§ **TASK BRIEF**
Transcribe the entire listing faithfully; every line must match the original.

§ **SUPPLIED MATERIAL**
====================

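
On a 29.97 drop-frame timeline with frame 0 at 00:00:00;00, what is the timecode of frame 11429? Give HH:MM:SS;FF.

00:06:21;11

Ten DF minutes hold 17982 frames, so frame 11429 lies in block 0 (frames 0–17981) with 11429 frames into that block.
The block's first minute is 1800 frames and the rest 1798 each; 11429 frames reaches minute 6, so 0 × 18 + 6 × 2 = 12 labels have been skipped so far.
Adding those back, label number 11429 + 12 = 11441 at 30 labels/s is 381 s + 11 f = 0 h 6 min 21 s frame 11, i.e. 00:06:21;11.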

====================

§ **RESULT**
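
On a 29.97 drop-frame timeline with frame 0 at 00:00:00;00, what is the timecode of frame 11429? Give HH:MM:SS;FF.

00:06:21;11

Ten DF minutes hold 17982 frames, so frame 11429 lies in block 0 (frames 0–17981) with 11429 frames into that block.
The block's first minute is 1800 frames and the rest 1798 each; 11429 frames reaches minute 6, so 0 × 18 + 6 × 2 = 12 labels have been skipped so far.
Adding those back, label number 11429 + 12 = 11441 at 30 labels/s is 381 s + 11 f = 0 h 6 min 21 s frame 11, i.e. 00:06:21;11.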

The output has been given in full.